▶ [WORK TO COMPLETE]: Each record that follows should be reproduced in full, character for character.

▶ [DATA FOR REVIEW]:
Content starts
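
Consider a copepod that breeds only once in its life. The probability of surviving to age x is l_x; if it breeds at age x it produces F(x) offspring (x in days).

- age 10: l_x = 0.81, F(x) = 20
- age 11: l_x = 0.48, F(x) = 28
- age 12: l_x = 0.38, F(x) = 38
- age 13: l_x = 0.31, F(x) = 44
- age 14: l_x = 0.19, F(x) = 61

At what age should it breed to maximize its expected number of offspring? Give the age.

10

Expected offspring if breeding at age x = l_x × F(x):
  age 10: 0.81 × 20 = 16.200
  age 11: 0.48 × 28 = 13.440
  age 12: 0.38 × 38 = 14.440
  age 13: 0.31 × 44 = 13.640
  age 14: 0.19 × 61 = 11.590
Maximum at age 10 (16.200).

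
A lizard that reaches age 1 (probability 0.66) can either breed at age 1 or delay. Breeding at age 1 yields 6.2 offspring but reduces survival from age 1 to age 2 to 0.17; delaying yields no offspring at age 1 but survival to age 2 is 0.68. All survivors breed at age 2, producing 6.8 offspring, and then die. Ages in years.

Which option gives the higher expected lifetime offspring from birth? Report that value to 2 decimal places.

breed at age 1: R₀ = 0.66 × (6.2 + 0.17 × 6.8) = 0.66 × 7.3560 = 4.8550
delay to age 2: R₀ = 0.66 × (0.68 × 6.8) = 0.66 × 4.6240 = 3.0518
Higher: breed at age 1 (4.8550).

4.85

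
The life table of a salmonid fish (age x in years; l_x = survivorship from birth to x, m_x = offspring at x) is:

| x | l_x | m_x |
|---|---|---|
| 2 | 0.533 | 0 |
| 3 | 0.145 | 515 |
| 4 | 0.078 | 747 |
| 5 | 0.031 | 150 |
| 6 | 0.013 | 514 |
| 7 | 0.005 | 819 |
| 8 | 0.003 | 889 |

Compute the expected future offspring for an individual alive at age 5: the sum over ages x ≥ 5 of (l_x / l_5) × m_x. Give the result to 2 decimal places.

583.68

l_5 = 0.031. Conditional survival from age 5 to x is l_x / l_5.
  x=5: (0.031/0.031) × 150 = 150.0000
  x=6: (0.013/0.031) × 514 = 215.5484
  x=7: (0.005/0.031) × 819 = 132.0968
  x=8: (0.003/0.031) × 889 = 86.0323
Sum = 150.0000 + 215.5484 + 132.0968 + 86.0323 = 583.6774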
Content ends
▶ [REPLY]:
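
Consider a copepod that breeds only once in its life. The probability of surviving to age x is l_x; if it breeds at age x it produces F(x) offspring (x in days).

- age 10: l_x = 0.81, F(x) = 20
- age 11: l_x = 0.48, F(x) = 28
- age 12: l_x = 0.38, F(x) = 38
- age 13: l_x = 0.31, F(x) = 44
- age 14: l_x = 0.19, F(x) = 61

At what age should it breed to maximize its expected number of offspring? Give the age.

10

Expected offspring if breeding at age x = l_x × F(x):
  age 10: 0.81 × 20 = 16.200
  age 11: 0.48 × 28 = 13.440
  age 12: 0.38 × 38 = 14.440
  age 13: 0.31 × 44 = 13.640
  age 14: 0.19 × 61 = 11.590
Maximum at age 10 (16.200).

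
A lizard that reaches age 1 (probability 0.66) can either breed at age 1 or delay. Breeding at age 1 yields 6.2 offspring but reduces survival from age 1 to age 2 to 0.17; delaying yields no offspring at age 1 but survival to age 2 is 0.68. All survivors breed at age 2, producing 6.8 offspring, and then die. Ages in years.

Which option gives the higher expected lifetime offspring from birth? Report that value to 2 decimal places.

breed at age 1: R₀ = 0.66 × (6.2 + 0.17 × 6.8) = 0.66 × 7.3560 = 4.8550
delay to age 2: R₀ = 0.66 × (0.68 × 6.8) = 0.66 × 4.6240 = 3.0518
Higher: breed at age 1 (4.8550).

4.85

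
The life table of a salmonid fish (age x in years; l_x = survivorship from birth to x, m_x = offspring at x) is:

| x | l_x | m_x |
|---|---|---|
| 2 | 0.533 | 0 |
| 3 | 0.145 | 515 |
| 4 | 0.078 | 747 |
| 5 | 0.031 | 150 |
| 6 | 0.013 | 514 |
| 7 | 0.005 | 819 |
| 8 | 0.003 | 889 |

Compute the expected future offspring for an individual alive at age 5: the sum over ages x ≥ 5 of (l_x / l_5) × m_x. Give the result to 2 decimal places.

583.68

l_5 = 0.031. Conditional survival from age 5 to x is l_x / l_5.
  x=5: (0.031/0.031) × 150 = 150.0000
  x=6: (0.013/0.031) × 514 = 215.5484
  x=7: (0.005/0.031) × 819 = 132.0968
  x=8: (0.003/0.031) × 889 = 86.0323
Sum = 150.0000 + 215.5484 + 132.0968 + 86.0323 = 583.6774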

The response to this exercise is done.